* _INSTRUCTIONS TO FOLLOW_: Below are some records. Return exactly the lines from the one with "C4: x = x * 2" to the one with "Schedule: B A C B C A A", and nothing else.

* _Saved entries_:
Start of Block

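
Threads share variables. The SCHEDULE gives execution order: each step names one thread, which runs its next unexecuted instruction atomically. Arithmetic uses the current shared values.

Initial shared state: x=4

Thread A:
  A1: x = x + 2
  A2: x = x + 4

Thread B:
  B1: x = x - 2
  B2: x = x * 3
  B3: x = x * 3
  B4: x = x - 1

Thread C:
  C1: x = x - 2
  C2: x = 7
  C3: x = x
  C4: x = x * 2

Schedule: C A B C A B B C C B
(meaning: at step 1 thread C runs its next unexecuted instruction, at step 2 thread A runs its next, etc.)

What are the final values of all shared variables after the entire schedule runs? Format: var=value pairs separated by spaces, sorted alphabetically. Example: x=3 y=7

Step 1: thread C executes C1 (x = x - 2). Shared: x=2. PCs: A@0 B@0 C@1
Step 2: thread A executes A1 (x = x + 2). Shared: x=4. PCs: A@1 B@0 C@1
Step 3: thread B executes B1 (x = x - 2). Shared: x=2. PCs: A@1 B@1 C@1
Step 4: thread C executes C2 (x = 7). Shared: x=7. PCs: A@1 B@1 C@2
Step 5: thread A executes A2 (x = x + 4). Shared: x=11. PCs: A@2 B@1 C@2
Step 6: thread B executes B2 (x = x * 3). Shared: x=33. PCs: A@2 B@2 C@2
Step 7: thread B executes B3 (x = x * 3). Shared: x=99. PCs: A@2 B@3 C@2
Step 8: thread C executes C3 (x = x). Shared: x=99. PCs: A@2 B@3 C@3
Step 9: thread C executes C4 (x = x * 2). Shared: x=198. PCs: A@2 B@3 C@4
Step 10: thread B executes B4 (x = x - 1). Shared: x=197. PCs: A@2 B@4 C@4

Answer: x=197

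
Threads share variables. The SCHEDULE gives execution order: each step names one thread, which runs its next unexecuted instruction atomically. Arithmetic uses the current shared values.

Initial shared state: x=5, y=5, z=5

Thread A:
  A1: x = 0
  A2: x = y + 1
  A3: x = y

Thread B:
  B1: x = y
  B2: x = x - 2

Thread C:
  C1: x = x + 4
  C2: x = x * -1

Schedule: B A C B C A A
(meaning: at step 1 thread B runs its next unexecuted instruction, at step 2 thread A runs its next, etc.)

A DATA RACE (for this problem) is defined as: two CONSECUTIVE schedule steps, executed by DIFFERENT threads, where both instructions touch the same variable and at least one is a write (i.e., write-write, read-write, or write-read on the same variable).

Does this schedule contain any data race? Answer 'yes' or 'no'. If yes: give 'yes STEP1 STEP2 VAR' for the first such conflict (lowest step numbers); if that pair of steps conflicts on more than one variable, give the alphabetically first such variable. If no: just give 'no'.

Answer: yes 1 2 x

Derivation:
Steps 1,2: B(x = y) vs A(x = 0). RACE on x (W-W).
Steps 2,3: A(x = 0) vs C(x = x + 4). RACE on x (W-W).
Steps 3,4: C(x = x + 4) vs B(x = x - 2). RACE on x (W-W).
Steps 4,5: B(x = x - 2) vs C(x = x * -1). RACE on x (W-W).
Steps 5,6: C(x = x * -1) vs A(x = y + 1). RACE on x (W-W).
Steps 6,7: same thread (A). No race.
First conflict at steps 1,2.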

End of Block
Start of Block

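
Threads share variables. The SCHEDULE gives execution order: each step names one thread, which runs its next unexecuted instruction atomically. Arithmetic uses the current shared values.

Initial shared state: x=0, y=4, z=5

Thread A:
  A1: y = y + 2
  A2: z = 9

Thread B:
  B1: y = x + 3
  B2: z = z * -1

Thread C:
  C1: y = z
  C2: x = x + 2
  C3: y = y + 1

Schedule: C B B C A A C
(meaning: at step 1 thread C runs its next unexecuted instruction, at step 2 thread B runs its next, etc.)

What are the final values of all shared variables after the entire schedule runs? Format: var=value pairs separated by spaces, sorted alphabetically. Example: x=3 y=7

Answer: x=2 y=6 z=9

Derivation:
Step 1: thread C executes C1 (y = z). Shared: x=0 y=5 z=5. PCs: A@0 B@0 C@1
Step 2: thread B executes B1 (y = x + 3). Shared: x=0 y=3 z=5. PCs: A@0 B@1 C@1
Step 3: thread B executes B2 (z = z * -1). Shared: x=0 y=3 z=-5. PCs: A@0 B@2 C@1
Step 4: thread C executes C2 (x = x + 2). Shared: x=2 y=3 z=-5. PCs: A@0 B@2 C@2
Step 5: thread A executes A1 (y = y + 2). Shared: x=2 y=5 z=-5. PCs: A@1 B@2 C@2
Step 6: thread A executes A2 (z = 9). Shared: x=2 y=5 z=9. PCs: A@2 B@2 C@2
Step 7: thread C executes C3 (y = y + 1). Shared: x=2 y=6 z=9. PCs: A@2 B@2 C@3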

End of Block

* _ANSWER SECTION_:
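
  C4: x = x * 2

Schedule: C A B C A B B C C B
(meaning: at step 1 thread C runs its next unexecuted instruction, at step 2 thread A runs its next, etc.)

What are the final values of all shared variables after the entire schedule runs? Format: var=value pairs separated by spaces, sorted alphabetically. Example: x=3 y=7

Step 1: thread C executes C1 (x = x - 2). Shared: x=2. PCs: A@0 B@0 C@1
Step 2: thread A executes A1 (x = x + 2). Shared: x=4. PCs: A@1 B@0 C@1
Step 3: thread B executes B1 (x = x - 2). Shared: x=2. PCs: A@1 B@1 C@1
Step 4: thread C executes C2 (x = 7). Shared: x=7. PCs: A@1 B@1 C@2
Step 5: thread A executes A2 (x = x + 4). Shared: x=11. PCs: A@2 B@1 C@2
Step 6: thread B executes B2 (x = x * 3). Shared: x=33. PCs: A@2 B@2 C@2
Step 7: thread B executes B3 (x = x * 3). Shared: x=99. PCs: A@2 B@3 C@2
Step 8: thread C executes C3 (x = x). Shared: x=99. PCs: A@2 B@3 C@3
Step 9: thread C executes C4 (x = x * 2). Shared: x=198. PCs: A@2 B@3 C@4
Step 10: thread B executes B4 (x = x - 1). Shared: x=197. PCs: A@2 B@4 C@4

Answer: x=197

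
Threads share variables. The SCHEDULE gives execution order: each step names one thread, which runs its next unexecuted instruction atomically. Arithmetic uses the current shared values.

Initial shared state: x=5, y=5, z=5

Thread A:
  A1: x = 0
  A2: x = y + 1
  A3: x = y

Thread B:
  B1: x = y
  B2: x = x - 2

Thread C:
  C1: x = x + 4
  C2: x = x * -1

Schedule: B A C B C A A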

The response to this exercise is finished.